» Task to complete: In the material below, the required lines run from the one containing "SIG_FOUND | M_SCAN | A_RELEASE |" through the one containing "SIG_OK, SIG_FAIL, SIG_OK". Copy those lines exactly, ends included, and nothing else.

» Data excerpts:
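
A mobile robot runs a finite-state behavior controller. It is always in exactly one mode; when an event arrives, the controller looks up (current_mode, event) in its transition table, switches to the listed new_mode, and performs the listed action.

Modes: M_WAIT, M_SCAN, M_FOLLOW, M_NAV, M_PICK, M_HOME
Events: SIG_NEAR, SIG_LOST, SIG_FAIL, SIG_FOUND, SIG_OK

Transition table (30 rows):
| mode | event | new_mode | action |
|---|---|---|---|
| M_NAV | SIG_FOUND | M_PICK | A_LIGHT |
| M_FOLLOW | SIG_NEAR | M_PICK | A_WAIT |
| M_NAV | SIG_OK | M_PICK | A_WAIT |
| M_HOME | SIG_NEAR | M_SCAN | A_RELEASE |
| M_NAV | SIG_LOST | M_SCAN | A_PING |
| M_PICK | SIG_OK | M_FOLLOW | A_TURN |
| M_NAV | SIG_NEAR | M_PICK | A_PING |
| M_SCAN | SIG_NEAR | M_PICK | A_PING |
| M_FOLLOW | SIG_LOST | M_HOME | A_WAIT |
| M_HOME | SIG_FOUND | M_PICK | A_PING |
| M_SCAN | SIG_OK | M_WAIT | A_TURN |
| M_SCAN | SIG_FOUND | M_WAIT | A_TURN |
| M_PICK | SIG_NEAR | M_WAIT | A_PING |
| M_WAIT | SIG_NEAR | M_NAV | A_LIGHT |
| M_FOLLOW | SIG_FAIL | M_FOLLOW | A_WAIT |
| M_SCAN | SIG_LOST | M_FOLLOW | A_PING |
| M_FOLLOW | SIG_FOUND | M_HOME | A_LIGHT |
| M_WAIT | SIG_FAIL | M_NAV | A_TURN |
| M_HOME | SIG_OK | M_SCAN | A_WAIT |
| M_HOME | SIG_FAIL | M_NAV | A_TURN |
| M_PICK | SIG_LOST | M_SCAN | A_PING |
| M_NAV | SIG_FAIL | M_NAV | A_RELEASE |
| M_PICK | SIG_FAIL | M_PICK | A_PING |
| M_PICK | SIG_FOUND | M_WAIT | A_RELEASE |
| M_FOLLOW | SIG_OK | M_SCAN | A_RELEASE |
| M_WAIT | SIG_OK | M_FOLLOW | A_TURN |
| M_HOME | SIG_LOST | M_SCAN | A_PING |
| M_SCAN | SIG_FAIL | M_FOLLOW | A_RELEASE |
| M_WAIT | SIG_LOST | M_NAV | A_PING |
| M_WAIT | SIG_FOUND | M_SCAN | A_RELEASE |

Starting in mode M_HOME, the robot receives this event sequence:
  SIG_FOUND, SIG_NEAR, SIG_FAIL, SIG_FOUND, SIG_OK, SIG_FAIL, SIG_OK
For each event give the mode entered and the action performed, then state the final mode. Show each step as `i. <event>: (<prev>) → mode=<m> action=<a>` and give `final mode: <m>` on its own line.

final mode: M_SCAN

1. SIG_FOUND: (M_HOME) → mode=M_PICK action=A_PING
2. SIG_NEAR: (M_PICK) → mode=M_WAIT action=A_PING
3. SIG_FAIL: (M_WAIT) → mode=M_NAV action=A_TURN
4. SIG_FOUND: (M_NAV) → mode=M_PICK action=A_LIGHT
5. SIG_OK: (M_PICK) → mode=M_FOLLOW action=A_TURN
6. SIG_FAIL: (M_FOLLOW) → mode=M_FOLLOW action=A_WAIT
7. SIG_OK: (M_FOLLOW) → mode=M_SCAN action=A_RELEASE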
==
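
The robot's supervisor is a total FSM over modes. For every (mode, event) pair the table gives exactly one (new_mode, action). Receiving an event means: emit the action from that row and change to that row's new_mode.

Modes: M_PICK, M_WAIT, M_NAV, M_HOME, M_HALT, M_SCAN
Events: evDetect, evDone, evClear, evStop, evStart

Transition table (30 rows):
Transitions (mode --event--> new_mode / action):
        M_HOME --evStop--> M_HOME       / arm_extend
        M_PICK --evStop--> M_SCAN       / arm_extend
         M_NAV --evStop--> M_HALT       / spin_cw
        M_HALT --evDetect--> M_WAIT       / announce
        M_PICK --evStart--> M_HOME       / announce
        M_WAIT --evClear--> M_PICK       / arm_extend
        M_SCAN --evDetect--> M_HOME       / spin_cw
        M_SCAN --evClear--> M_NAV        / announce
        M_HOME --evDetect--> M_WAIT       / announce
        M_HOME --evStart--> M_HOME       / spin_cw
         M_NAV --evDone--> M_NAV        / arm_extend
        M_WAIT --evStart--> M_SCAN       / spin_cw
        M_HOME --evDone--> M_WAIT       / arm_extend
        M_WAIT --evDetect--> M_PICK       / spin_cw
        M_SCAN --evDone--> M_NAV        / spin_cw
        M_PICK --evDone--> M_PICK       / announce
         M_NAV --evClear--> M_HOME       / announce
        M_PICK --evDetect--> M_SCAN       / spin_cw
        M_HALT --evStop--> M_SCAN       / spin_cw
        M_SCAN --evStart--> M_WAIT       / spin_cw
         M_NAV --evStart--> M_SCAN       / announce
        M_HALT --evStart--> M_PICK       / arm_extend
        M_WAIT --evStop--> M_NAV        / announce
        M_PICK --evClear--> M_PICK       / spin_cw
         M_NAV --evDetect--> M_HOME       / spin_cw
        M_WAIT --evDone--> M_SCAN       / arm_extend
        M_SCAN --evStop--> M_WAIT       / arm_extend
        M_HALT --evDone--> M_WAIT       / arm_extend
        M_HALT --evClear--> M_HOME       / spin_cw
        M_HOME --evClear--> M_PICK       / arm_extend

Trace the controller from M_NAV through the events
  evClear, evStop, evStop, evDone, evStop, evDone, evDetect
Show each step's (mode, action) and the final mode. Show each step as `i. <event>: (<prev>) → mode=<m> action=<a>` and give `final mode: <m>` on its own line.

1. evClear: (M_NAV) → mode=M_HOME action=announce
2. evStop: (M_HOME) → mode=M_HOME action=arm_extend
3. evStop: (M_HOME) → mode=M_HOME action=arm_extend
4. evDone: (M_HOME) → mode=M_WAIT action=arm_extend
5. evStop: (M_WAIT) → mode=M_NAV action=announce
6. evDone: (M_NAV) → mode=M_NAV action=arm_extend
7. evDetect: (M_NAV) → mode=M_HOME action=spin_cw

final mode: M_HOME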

» Result below:
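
| M_WAIT | SIG_FOUND | M_SCAN | A_RELEASE |

Starting in mode M_HOME, the robot receives this event sequence:
  SIG_FOUND, SIG_NEAR, SIG_FAIL, SIG_FOUND, SIG_OK, SIG_FAIL, SIG_OK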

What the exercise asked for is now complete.